> DESCRIPTION OF THE TASK
Copy out each line of the material that includes the word "convention".

> DATA EXTRACT
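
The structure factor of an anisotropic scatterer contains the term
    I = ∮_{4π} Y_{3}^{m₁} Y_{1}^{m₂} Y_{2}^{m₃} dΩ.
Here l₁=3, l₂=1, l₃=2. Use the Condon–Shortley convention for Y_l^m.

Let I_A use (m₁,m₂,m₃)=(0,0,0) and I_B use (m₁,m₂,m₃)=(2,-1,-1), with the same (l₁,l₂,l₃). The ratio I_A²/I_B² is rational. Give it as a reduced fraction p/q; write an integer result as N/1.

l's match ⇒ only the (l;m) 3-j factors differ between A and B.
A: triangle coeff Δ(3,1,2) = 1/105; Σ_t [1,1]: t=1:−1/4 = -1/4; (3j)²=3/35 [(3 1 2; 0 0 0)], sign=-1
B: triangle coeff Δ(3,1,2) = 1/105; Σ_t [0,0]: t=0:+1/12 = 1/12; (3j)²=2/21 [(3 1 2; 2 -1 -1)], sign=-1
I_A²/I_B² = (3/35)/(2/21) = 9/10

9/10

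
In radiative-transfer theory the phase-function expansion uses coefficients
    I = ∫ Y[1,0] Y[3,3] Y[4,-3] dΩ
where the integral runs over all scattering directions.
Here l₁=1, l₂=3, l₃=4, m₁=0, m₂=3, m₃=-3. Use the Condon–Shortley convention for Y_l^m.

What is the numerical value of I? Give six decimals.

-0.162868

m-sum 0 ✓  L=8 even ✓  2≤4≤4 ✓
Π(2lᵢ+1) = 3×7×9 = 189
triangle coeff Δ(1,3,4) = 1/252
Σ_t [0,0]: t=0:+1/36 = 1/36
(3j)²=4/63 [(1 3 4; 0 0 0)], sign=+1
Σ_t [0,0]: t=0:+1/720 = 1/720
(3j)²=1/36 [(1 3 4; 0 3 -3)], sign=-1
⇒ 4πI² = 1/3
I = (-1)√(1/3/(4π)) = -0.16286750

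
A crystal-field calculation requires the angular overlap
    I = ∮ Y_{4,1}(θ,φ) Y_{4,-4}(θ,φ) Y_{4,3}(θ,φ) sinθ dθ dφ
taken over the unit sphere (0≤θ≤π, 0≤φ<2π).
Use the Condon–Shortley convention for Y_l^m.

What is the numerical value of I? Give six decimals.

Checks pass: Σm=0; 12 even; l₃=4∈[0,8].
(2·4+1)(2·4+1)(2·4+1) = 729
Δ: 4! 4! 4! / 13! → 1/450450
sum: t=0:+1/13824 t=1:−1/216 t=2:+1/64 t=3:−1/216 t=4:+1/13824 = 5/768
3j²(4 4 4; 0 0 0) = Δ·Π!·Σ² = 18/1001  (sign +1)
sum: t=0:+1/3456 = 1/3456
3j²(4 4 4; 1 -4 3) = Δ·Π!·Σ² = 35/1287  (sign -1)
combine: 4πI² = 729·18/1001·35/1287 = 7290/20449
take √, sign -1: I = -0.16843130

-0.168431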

> RESULT OF THIS EXERCISE
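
Here l₁=3, l₂=1, l₃=2. Use the Condon–Shortley convention for Y_l^m.
Here l₁=1, l₂=3, l₃=4, m₁=0, m₂=3, m₃=-3. Use the Condon–Shortley convention for Y_l^m.
Use the Condon–Shortley convention for Y_l^m.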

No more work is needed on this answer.